'''

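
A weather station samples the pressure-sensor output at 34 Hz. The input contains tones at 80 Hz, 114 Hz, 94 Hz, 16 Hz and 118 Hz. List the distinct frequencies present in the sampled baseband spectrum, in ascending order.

8 Hz, 12 Hz, 16 Hz

fs/2 = 17 Hz.
80 Hz mod fs = 12 Hz.
12 Hz ≤ fs/2 = 17 Hz, appears at 12 Hz.
114 Hz mod fs = 12 Hz.
12 Hz ≤ fs/2 = 17 Hz, appears at 12 Hz.
94 Hz mod fs = 26 Hz.
26 Hz > fs/2 = 17 Hz, folds to fs − 26 Hz = 8 Hz.
16 Hz ≤ fs/2 = 17 Hz, passes unchanged.
118 Hz mod fs = 16 Hz.
16 Hz ≤ fs/2 = 17 Hz, appears at 16 Hz.
Distinct values: {8 Hz, 12 Hz, 16 Hz}.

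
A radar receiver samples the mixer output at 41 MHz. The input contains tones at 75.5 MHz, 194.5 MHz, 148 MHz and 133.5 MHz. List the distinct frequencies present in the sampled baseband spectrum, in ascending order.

6.5 MHz, 10.5 MHz, 16 MHz

fs/2 = 20.5 MHz.
75.5 MHz mod fs = 34.5 MHz.
34.5 MHz > fs/2 = 20.5 MHz, folds to fs − 34.5 MHz = 6.5 MHz.
194.5 MHz mod fs = 30.5 MHz.
30.5 MHz > fs/2 = 20.5 MHz, folds to fs − 30.5 MHz = 10.5 MHz.
148 MHz mod fs = 25 MHz.
25 MHz > fs/2 = 20.5 MHz, folds to fs − 25 MHz = 16 MHz.
133.5 MHz mod fs = 10.5 MHz.
10.5 MHz ≤ fs/2 = 20.5 MHz, appears at 10.5 MHz.
Distinct values: {6.5 MHz, 10.5 MHz, 16 MHz}.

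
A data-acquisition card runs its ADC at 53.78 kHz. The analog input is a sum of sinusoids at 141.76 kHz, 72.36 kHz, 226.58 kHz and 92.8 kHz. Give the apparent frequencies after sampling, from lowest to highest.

fs/2 = 26.89 kHz.
141.76 kHz mod fs = 34.2 kHz.
34.2 kHz > fs/2 = 26.89 kHz, folds to fs − 34.2 kHz = 19.58 kHz.
72.36 kHz mod fs = 18.58 kHz.
18.58 kHz ≤ fs/2 = 26.89 kHz, appears at 18.58 kHz.
226.58 kHz mod fs = 11.46 kHz.
11.46 kHz ≤ fs/2 = 26.89 kHz, appears at 11.46 kHz.
92.8 kHz mod fs = 39.02 kHz.
39.02 kHz > fs/2 = 26.89 kHz, folds to fs − 39.02 kHz = 14.76 kHz.
Distinct values: {11.46 kHz, 14.76 kHz, 18.58 kHz, 19.58 kHz}.

11.46 kHz, 14.76 kHz, 18.58 kHz, 19.58 kHz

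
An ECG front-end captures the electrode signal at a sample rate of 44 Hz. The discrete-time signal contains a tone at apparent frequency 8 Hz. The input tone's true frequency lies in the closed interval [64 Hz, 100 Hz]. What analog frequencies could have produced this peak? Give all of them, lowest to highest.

80 Hz, 96 Hz

Frequencies that alias to 8 Hz are k·fs ± 8 Hz for integer k ≥ 0.
k=0: 8 Hz.
k=1: 36 Hz, 52 Hz.
k=2: 80 Hz, 96 Hz.
k=3: 124 Hz, 140 Hz.
Within [64 Hz, 100 Hz]: 80 Hz, 96 Hz.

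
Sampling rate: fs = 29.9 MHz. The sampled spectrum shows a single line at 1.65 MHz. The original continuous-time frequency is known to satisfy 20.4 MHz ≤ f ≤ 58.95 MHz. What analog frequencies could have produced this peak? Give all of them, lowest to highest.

28.25 MHz, 31.55 MHz, 58.15 MHz

Frequencies that alias to 1.65 MHz are k·fs ± 1.65 MHz for integer k ≥ 0.
k=0: 1.65 MHz.
k=1: 28.25 MHz, 31.55 MHz.
k=2: 58.15 MHz, 61.45 MHz.
k=3: 88.05 MHz, 91.35 MHz.
Within [20.4 MHz, 58.95 MHz]: 28.25 MHz, 31.55 MHz, 58.15 MHz.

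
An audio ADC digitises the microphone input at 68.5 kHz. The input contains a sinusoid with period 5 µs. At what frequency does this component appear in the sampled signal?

T = 5 µs → f = 1/T = 200 kHz.
200 kHz mod fs = 63 kHz.
63 kHz > fs/2 = 34.25 kHz, folds to fs − 63 kHz = 5.5 kHz.

5.5 kHz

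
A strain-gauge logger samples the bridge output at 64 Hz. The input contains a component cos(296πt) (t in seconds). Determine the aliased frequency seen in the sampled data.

ω = 296π rad/s → f = ω/(2π) = 148 Hz.
148 Hz mod fs = 20 Hz.
20 Hz ≤ fs/2 = 32 Hz, appears at 20 Hz.

20 Hz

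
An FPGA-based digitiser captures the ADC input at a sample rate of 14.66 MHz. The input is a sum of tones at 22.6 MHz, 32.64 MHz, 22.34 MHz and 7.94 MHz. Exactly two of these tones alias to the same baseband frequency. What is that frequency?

fs/2 = 7.33 MHz.
22.6 MHz mod fs = 7.94 MHz.
7.94 MHz > fs/2 = 7.33 MHz, folds to fs − 7.94 MHz = 6.72 MHz.
32.64 MHz mod fs = 3.32 MHz.
3.32 MHz ≤ fs/2 = 7.33 MHz, appears at 3.32 MHz.
22.34 MHz mod fs = 7.68 MHz.
7.68 MHz > fs/2 = 7.33 MHz, folds to fs − 7.68 MHz = 6.98 MHz.
7.94 MHz > fs/2 = 7.33 MHz, folds to fs − 7.94 MHz = 6.72 MHz.
7.94 MHz and 22.6 MHz both map to 6.72 MHz.

6.72 MHz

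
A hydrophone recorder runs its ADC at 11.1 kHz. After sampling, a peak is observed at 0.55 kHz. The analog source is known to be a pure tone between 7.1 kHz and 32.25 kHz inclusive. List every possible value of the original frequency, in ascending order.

Frequencies that alias to 0.55 kHz are k·fs ± 0.55 kHz for integer k ≥ 0.
k=0: 0.55 kHz.
k=1: 10.55 kHz, 11.65 kHz.
k=2: 21.65 kHz, 22.75 kHz.
k=3: 32.75 kHz, 33.85 kHz.
Within [7.1 kHz, 32.25 kHz]: 10.55 kHz, 11.65 kHz, 21.65 kHz, 22.75 kHz.

10.55 kHz, 11.65 kHz, 21.65 kHz, 22.75 kHz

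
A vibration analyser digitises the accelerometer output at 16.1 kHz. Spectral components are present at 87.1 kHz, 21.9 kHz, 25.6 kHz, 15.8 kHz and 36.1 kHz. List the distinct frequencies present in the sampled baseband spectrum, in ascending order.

fs/2 = 8.05 kHz.
87.1 kHz mod fs = 6.6 kHz.
6.6 kHz ≤ fs/2 = 8.05 kHz, appears at 6.6 kHz.
21.9 kHz mod fs = 5.8 kHz.
5.8 kHz ≤ fs/2 = 8.05 kHz, appears at 5.8 kHz.
25.6 kHz mod fs = 9.5 kHz.
9.5 kHz > fs/2 = 8.05 kHz, folds to fs − 9.5 kHz = 6.6 kHz.
15.8 kHz > fs/2 = 8.05 kHz, folds to fs − 15.8 kHz = 0.3 kHz.
36.1 kHz mod fs = 3.9 kHz.
3.9 kHz ≤ fs/2 = 8.05 kHz, appears at 3.9 kHz.
Distinct values: {0.3 kHz, 3.9 kHz, 5.8 kHz, 6.6 kHz}.

0.3 kHz, 3.9 kHz, 5.8 kHz, 6.6 kHz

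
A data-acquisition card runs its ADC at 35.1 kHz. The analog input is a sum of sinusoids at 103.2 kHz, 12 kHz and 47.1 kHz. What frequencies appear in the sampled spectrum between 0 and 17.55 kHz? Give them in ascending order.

2.1 kHz, 12 kHz

fs/2 = 17.55 kHz.
103.2 kHz mod fs = 33 kHz.
33 kHz > fs/2 = 17.55 kHz, folds to fs − 33 kHz = 2.1 kHz.
12 kHz ≤ fs/2 = 17.55 kHz, passes unchanged.
47.1 kHz mod fs = 12 kHz.
12 kHz ≤ fs/2 = 17.55 kHz, appears at 12 kHz.
Distinct values: {2.1 kHz, 12 kHz}.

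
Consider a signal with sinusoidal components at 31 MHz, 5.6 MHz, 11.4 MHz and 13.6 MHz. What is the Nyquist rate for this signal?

Highest-frequency component: 31 MHz.
Nyquist rate = 2 × 31 MHz = 62 MHz.

62 MHz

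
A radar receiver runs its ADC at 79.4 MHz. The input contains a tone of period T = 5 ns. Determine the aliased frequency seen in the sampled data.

38.2 MHz

T = 5 ns → f = 1/T = 200 MHz.
200 MHz mod fs = 41.2 MHz.
41.2 MHz > fs/2 = 39.7 MHz, folds to fs − 41.2 MHz = 38.2 MHz.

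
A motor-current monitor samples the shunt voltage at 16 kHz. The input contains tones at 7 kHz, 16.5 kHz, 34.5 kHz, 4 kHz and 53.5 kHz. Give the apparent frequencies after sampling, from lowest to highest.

fs/2 = 8 kHz.
7 kHz ≤ fs/2 = 8 kHz, passes unchanged.
16.5 kHz mod fs = 0.5 kHz.
0.5 kHz ≤ fs/2 = 8 kHz, appears at 0.5 kHz.
34.5 kHz mod fs = 2.5 kHz.
2.5 kHz ≤ fs/2 = 8 kHz, appears at 2.5 kHz.
4 kHz ≤ fs/2 = 8 kHz, passes unchanged.
53.5 kHz mod fs = 5.5 kHz.
5.5 kHz ≤ fs/2 = 8 kHz, appears at 5.5 kHz.
Distinct values: {0.5 kHz, 2.5 kHz, 4 kHz, 5.5 kHz, 7 kHz}.

0.5 kHz, 2.5 kHz, 4 kHz, 5.5 kHz, 7 kHz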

'''

What to work on:
Reproduce the records above exactly, starting with the line that contains "A motor-current monitor" and ending with the last line.

Exercise solution:
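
A motor-current monitor samples the shunt voltage at 16 kHz. The input contains tones at 7 kHz, 16.5 kHz, 34.5 kHz, 4 kHz and 53.5 kHz. Give the apparent frequencies after sampling, from lowest to highest.

fs/2 = 8 kHz.
7 kHz ≤ fs/2 = 8 kHz, passes unchanged.
16.5 kHz mod fs = 0.5 kHz.
0.5 kHz ≤ fs/2 = 8 kHz, appears at 0.5 kHz.
34.5 kHz mod fs = 2.5 kHz.
2.5 kHz ≤ fs/2 = 8 kHz, appears at 2.5 kHz.
4 kHz ≤ fs/2 = 8 kHz, passes unchanged.
53.5 kHz mod fs = 5.5 kHz.
5.5 kHz ≤ fs/2 = 8 kHz, appears at 5.5 kHz.
Distinct values: {0.5 kHz, 2.5 kHz, 4 kHz, 5.5 kHz, 7 kHz}.

0.5 kHz, 2.5 kHz, 4 kHz, 5.5 kHz, 7 kHz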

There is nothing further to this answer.